From the records below, please repeat exactly the line that has "Answer: 1/72 ≈ 0.013889", the line that has "Answer: $23108$", and every line between them, and nothing else.

→ Material shown

....

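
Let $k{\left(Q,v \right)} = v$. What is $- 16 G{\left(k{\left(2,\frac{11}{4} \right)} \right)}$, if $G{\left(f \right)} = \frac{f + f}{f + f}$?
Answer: $-16$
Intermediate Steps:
$G{\left(f \right)} = 1$ ($G{\left(f \right)} = \frac{2 f}{2 f} = 2 f \frac{1}{2 f} = 1$)
$- 16 G{\left(k{\left(2,\frac{11}{4} \right)} \right)} = \left(-16\right) 1 = -16$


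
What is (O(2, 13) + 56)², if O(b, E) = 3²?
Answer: 4225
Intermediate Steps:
O(b, E) = 9
(O(2, 13) + 56)² = (9 + 56)² = 65² = 4225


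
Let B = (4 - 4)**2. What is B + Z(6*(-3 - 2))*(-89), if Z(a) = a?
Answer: 2670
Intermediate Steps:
B = 0 (B = 0**2 = 0)
B + Z(6*(-3 - 2))*(-89) = 0 + (6*(-3 - 2))*(-89) = 0 + (6*(-5))*(-89) = 0 - 30*(-89) = 0 + 2670 = 2670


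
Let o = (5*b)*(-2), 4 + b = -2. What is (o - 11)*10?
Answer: 490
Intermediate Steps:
b = -6 (b = -4 - 2 = -6)
o = 60 (o = (5*(-6))*(-2) = -30*(-2) = 60)
(o - 11)*10 = (60 - 11)*10 = 49*10 = 490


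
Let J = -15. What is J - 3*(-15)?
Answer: 30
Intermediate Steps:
J - 3*(-15) = -15 - 3*(-15) = -15 + 45 = 30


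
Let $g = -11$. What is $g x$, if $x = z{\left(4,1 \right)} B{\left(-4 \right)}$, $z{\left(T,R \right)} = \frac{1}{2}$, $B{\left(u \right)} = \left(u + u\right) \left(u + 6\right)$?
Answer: $88$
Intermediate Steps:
$B{\left(u \right)} = 2 u \left(6 + u\right)$
$z{\left(T,R \right)} = \frac{1}{2}$
$x = -8$ ($x = \frac{2 \left(-4\right) \left(6 - 4\right)}{2} = \frac{2 \left(-4\right) 2}{2} = \frac{1}{2} \left(-16\right) = -8$)
$g x = \left(-11\right) \left(-8\right) = 88$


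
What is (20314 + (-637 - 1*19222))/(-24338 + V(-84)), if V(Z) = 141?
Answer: -455/24197 ≈ -0.018804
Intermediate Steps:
(20314 + (-637 - 1*19222))/(-24338 + V(-84)) = (20314 + (-637 - 1*19222))/(-24338 + 141) = (20314 + (-637 - 19222))/(-24197) = (20314 - 19859)*(-1/24197) = 455*(-1/24197) = -455/24197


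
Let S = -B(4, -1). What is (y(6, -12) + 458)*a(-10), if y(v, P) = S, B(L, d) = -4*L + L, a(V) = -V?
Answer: 4700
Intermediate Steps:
B(L, d) = -3*L
S = 12 (S = -(-3)*4 = -1*(-12) = 12)
y(v, P) = 12
(y(6, -12) + 458)*a(-10) = (12 + 458)*(-1*(-10)) = 470*10 = 4700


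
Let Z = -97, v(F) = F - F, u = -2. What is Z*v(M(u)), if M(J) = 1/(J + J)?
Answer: 0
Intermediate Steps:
M(J) = 1/(2*J)
v(F) = 0
Z*v(M(u)) = -97*0 = 0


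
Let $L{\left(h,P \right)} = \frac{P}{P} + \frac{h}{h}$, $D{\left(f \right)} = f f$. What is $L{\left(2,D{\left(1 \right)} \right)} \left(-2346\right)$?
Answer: $-4692$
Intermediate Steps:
$D{\left(f \right)} = f^{2}$
$L{\left(h,P \right)} = 2$ ($L{\left(h,P \right)} = 1 + 1 = 2$)
$L{\left(2,D{\left(1 \right)} \right)} \left(-2346\right) = 2 \left(-2346\right) = -4692$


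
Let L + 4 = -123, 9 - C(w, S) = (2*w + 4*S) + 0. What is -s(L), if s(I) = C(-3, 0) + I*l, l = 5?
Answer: 620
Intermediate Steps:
C(w, S) = 9 - 4*S - 2*w (C(w, S) = 9 - ((2*w + 4*S) + 0) = 9 - (2*w + 4*S) = 9 + (-4*S - 2*w) = 9 - 4*S - 2*w)
L = -127 (L = -4 - 123 = -127)
s(I) = 15 + 5*I (s(I) = (9 - 4*0 - 2*(-3)) + I*5 = (9 + 0 + 6) + 5*I = 15 + 5*I)
-s(L) = -(15 + 5*(-127)) = -(15 - 635) = -1*(-620) = 620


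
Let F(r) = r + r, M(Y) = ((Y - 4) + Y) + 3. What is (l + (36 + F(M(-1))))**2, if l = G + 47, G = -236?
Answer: 25281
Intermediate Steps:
M(Y) = -1 + 2*Y (M(Y) = ((-4 + Y) + Y) + 3 = (-4 + 2*Y) + 3 = -1 + 2*Y)
F(r) = 2*r
l = -189 (l = -236 + 47 = -189)
(l + (36 + F(M(-1))))**2 = (-189 + (36 + 2*(-1 + 2*(-1))))**2 = (-189 + (36 + 2*(-1 - 2)))**2 = (-189 + (36 + 2*(-3)))**2 = (-189 + (36 - 6))**2 = (-189 + 30)**2 = (-159)**2 = 25281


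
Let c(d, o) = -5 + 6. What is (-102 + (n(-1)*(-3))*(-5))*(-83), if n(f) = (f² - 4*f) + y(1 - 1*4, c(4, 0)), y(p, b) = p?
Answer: 5976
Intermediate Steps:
c(d, o) = 1
n(f) = -3 + f² - 4*f (n(f) = (f² - 4*f) + (1 - 1*4) = (f² - 4*f) + (1 - 4) = (f² - 4*f) - 3 = -3 + f² - 4*f)
(-102 + (n(-1)*(-3))*(-5))*(-83) = (-102 + ((-3 + (-1)² - 4*(-1))*(-3))*(-5))*(-83) = (-102 + ((-3 + 1 + 4)*(-3))*(-5))*(-83) = (-102 + (2*(-3))*(-5))*(-83) = (-102 - 6*(-5))*(-83) = (-102 + 30)*(-83) = -72*(-83) = 5976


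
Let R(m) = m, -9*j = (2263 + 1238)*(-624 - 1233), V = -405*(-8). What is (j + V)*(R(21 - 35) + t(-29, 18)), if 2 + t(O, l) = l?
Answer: 1451226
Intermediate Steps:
V = 3240
t(O, l) = -2 + l
j = 722373 (j = -(2263 + 1238)*(-624 - 1233)/9 = -389*(-1857) = -⅑*(-6501357) = 722373)
(j + V)*(R(21 - 35) + t(-29, 18)) = (722373 + 3240)*((21 - 35) + (-2 + 18)) = 725613*(-14 + 16) = 725613*2 = 1451226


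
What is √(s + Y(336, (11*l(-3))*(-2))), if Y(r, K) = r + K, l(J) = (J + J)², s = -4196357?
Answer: I*√4196813 ≈ 2048.6*I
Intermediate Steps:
l(J) = 4*J² (l(J) = (2*J)² = 4*J²)
Y(r, K) = K + r
√(s + Y(336, (11*l(-3))*(-2))) = √(-4196357 + ((11*(4*(-3)²))*(-2) + 336)) = √(-4196357 + ((11*(4*9))*(-2) + 336)) = √(-4196357 + ((11*36)*(-2) + 336)) = √(-4196357 + (396*(-2) + 336)) = √(-4196357 + (-792 + 336)) = √(-4196357 - 456) = √(-4196813) = I*√4196813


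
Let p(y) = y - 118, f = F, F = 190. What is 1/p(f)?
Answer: 1/72 ≈ 0.013889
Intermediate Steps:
f = 190
p(y) = -118 + y
1/p(f) = 1/(-118 + 190) = 1/72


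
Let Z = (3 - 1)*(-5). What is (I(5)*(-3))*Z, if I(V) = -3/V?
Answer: -18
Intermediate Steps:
Z = -10 (Z = 2*(-5) = -10)
(I(5)*(-3))*Z = (-3/5*(-3))*(-10) = (-3*⅕*(-3))*(-10) = -⅗*(-3)*(-10) = (9/5)*(-10) = -18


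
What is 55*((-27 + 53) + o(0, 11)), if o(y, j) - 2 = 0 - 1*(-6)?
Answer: 1870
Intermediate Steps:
o(y, j) = 8 (o(y, j) = 2 + (0 - 1*(-6)) = 2 + (0 + 6) = 2 + 6 = 8)
55*((-27 + 53) + o(0, 11)) = 55*((-27 + 53) + 8) = 55*(26 + 8) = 55*34 = 1870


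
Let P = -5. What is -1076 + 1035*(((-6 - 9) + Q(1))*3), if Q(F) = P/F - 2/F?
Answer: -69386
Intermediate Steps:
Q(F) = -7/F (Q(F) = -5/F - 2/F = -7/F)
-1076 + 1035*(((-6 - 9) + Q(1))*3) = -1076 + 1035*(((-6 - 9) - 7/1)*3) = -1076 + 1035*((-15 - 7*1)*3) = -1076 + 1035*((-15 - 7)*3) = -1076 + 1035*(-22*3) = -1076 + 1035*(-66) = -1076 - 68310 = -69386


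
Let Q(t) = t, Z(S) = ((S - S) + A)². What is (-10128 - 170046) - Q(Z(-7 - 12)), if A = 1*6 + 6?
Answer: -180318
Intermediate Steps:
A = 12 (A = 6 + 6 = 12)
Z(S) = 144 (Z(S) = ((S - S) + 12)² = (0 + 12)² = 12² = 144)
(-10128 - 170046) - Q(Z(-7 - 12)) = (-10128 - 170046) - 1*144 = -180174 - 144 = -180318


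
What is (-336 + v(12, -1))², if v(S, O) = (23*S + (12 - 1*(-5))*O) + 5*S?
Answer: 289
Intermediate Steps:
v(S, O) = 17*O + 28*S (v(S, O) = (23*S + (12 + 5)*O) + 5*S = (23*S + 17*O) + 5*S = (17*O + 23*S) + 5*S = 17*O + 28*S)
(-336 + v(12, -1))² = (-336 + (17*(-1) + 28*12))² = (-336 + (-17 + 336))² = (-336 + 319)² = (-17)² = 289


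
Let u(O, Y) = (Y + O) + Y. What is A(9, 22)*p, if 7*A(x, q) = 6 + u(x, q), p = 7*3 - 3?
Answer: 1062/7 ≈ 151.71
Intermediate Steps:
u(O, Y) = O + 2*Y (u(O, Y) = (O + Y) + Y = O + 2*Y)
p = 18 (p = 21 - 3 = 18)
A(x, q) = 6/7 + x/7 + 2*q/7 (A(x, q) = (6 + (x + 2*q))/7 = (6 + x + 2*q)/7 = 6/7 + x/7 + 2*q/7)
A(9, 22)*p = (6/7 + (⅐)*9 + (2/7)*22)*18 = (6/7 + 9/7 + 44/7)*18 = (59/7)*18 = 1062/7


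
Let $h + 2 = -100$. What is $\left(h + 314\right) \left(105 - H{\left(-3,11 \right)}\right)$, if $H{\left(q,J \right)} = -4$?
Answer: $23108$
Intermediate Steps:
$h = -102$ ($h = -2 - 100 = -102$)
$\left(h + 314\right) \left(105 - H{\left(-3,11 \right)}\right) = \left(-102 + 314\right) \left(105 - -4\right) = 212 \left(105 + 4\right) = 212 \cdot 109 = 23108$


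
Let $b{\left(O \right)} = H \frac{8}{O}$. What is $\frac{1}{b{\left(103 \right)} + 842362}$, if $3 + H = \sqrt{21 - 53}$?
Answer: $\frac{4468307993}{3763931816441346} - \frac{824 i \sqrt{2}}{1881965908220673} \approx 1.1871 \cdot 10^{-6} - 6.192 \cdot 10^{-13} i$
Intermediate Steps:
$H = -3 + 4 i \sqrt{2}$ ($H = -3 + \sqrt{21 - 53} = -3 + \sqrt{-32} = -3 + 4 i \sqrt{2} \approx -3.0 + 5.6569 i$)
$b{\left(O \right)} = \frac{8 \left(-3 + 4 i \sqrt{2}\right)}{O}$ ($b{\left(O \right)} = \left(-3 + 4 i \sqrt{2}\right) \frac{8}{O} = \frac{8 \left(-3 + 4 i \sqrt{2}\right)}{O}$)
$\frac{1}{b{\left(103 \right)} + 842362} = \frac{1}{\frac{8 \left(-3 + 4 i \sqrt{2}\right)}{103} + 842362} = \frac{1}{8 \cdot \frac{1}{103} \left(-3 + 4 i \sqrt{2}\right) + 842362} = \frac{1}{\left(- \frac{24}{103} + \frac{32 i \sqrt{2}}{103}\right) + 842362} = \frac{1}{\frac{86763262}{103} + \frac{32 i \sqrt{2}}{103}}$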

....

→ Exercise solution
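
Answer: 1/72 ≈ 0.013889
Intermediate Steps:
f = 190
p(y) = -118 + y
1/p(f) = 1/(-118 + 190) = 1/72


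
Let Z = (3 - 1)*(-5). What is (I(5)*(-3))*Z, if I(V) = -3/V?
Answer: -18
Intermediate Steps:
Z = -10 (Z = 2*(-5) = -10)
(I(5)*(-3))*Z = (-3/5*(-3))*(-10) = (-3*⅕*(-3))*(-10) = -⅗*(-3)*(-10) = (9/5)*(-10) = -18


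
What is 55*((-27 + 53) + o(0, 11)), if o(y, j) - 2 = 0 - 1*(-6)?
Answer: 1870
Intermediate Steps:
o(y, j) = 8 (o(y, j) = 2 + (0 - 1*(-6)) = 2 + (0 + 6) = 2 + 6 = 8)
55*((-27 + 53) + o(0, 11)) = 55*((-27 + 53) + 8) = 55*(26 + 8) = 55*34 = 1870


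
Let P = -5. What is -1076 + 1035*(((-6 - 9) + Q(1))*3), if Q(F) = P/F - 2/F?
Answer: -69386
Intermediate Steps:
Q(F) = -7/F (Q(F) = -5/F - 2/F = -7/F)
-1076 + 1035*(((-6 - 9) + Q(1))*3) = -1076 + 1035*(((-6 - 9) - 7/1)*3) = -1076 + 1035*((-15 - 7*1)*3) = -1076 + 1035*((-15 - 7)*3) = -1076 + 1035*(-22*3) = -1076 + 1035*(-66) = -1076 - 68310 = -69386


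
Let Q(t) = t, Z(S) = ((S - S) + A)². What is (-10128 - 170046) - Q(Z(-7 - 12)), if A = 1*6 + 6?
Answer: -180318
Intermediate Steps:
A = 12 (A = 6 + 6 = 12)
Z(S) = 144 (Z(S) = ((S - S) + 12)² = (0 + 12)² = 12² = 144)
(-10128 - 170046) - Q(Z(-7 - 12)) = (-10128 - 170046) - 1*144 = -180174 - 144 = -180318


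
What is (-336 + v(12, -1))², if v(S, O) = (23*S + (12 - 1*(-5))*O) + 5*S?
Answer: 289
Intermediate Steps:
v(S, O) = 17*O + 28*S (v(S, O) = (23*S + (12 + 5)*O) + 5*S = (23*S + 17*O) + 5*S = (17*O + 23*S) + 5*S = 17*O + 28*S)
(-336 + v(12, -1))² = (-336 + (17*(-1) + 28*12))² = (-336 + (-17 + 336))² = (-336 + 319)² = (-17)² = 289


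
Let u(O, Y) = (Y + O) + Y. What is A(9, 22)*p, if 7*A(x, q) = 6 + u(x, q), p = 7*3 - 3?
Answer: 1062/7 ≈ 151.71
Intermediate Steps:
u(O, Y) = O + 2*Y (u(O, Y) = (O + Y) + Y = O + 2*Y)
p = 18 (p = 21 - 3 = 18)
A(x, q) = 6/7 + x/7 + 2*q/7 (A(x, q) = (6 + (x + 2*q))/7 = (6 + x + 2*q)/7 = 6/7 + x/7 + 2*q/7)
A(9, 22)*p = (6/7 + (⅐)*9 + (2/7)*22)*18 = (6/7 + 9/7 + 44/7)*18 = (59/7)*18 = 1062/7


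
Let $h + 2 = -100$. What is $\left(h + 314\right) \left(105 - H{\left(-3,11 \right)}\right)$, if $H{\left(q,J \right)} = -4$?
Answer: $23108$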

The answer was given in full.